Goal of the exercise: Each line from the one that contains "Stage 1 is configured" through the end of the entries should be repeated exactly, with nothing added.

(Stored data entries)
++++++++++

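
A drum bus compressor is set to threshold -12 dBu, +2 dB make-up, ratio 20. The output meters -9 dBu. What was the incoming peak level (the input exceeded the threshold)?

Remove make-up: -9 − 2 = -11 dBu.
The compressed level sits -11 − (-12) = 1 dB over threshold.
Undo the ratio: input overshoot = 1 × 20 = 20 dB, giving input = 8 dBu.

8 dBu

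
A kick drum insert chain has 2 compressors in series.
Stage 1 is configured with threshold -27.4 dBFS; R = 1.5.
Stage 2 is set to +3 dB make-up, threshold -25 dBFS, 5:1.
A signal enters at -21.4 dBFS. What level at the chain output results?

Stage 1: 6 dB above -27.4 dBFS, reduced 1.5:1 to 4 dB above → -23.4 dBFS.
Stage 2: 1.6 dB above -25 dBFS, reduced 5:1 to 0.32 dB above → -24.68 dBFS; +3 dB make-up → -21.68 dBFS.

-21.68 dBFS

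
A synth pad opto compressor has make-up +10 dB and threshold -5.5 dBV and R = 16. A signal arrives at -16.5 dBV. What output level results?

-16.5 dBV is 11 dB below the -5.5 dBV threshold, so no gain reduction is applied.
Make-up gain adds 10 dB: -16.5 + 10 = -6.5 dBV.

-6.5 dBV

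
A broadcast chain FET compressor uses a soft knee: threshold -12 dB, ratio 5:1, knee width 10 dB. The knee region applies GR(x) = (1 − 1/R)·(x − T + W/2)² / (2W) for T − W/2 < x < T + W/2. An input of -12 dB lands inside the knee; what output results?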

++++++++++

Answer space:
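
Stage 1 is configured with threshold -27.4 dBFS; R = 1.5.
Stage 2 is set to +3 dB make-up, threshold -25 dBFS, 5:1.
A signal enters at -21.4 dBFS. What level at the chain output results?

Stage 1: 6 dB above -27.4 dBFS, reduced 1.5:1 to 4 dB above → -23.4 dBFS.
Stage 2: 1.6 dB above -25 dBFS, reduced 5:1 to 0.32 dB above → -24.68 dBFS; +3 dB make-up → -21.68 dBFS.

-21.68 dBFS

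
A synth pad opto compressor has make-up +10 dB and threshold -5.5 dBV and R = 16. A signal arrives at -16.5 dBV. What output level results?

-16.5 dBV is 11 dB below the -5.5 dBV threshold, so no gain reduction is applied.
Make-up gain adds 10 dB: -16.5 + 10 = -6.5 dBV.

-6.5 dBV

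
A broadcast chain FET compressor uses a soft knee: threshold -12 dB, ratio 5:1, knee width 10 dB. The knee region applies GR(x) = (1 − 1/R)·(x − T + W/2)² / (2W) for T − W/2 < x < T + W/2. An input of -12 dB lands inside the knee; what output results?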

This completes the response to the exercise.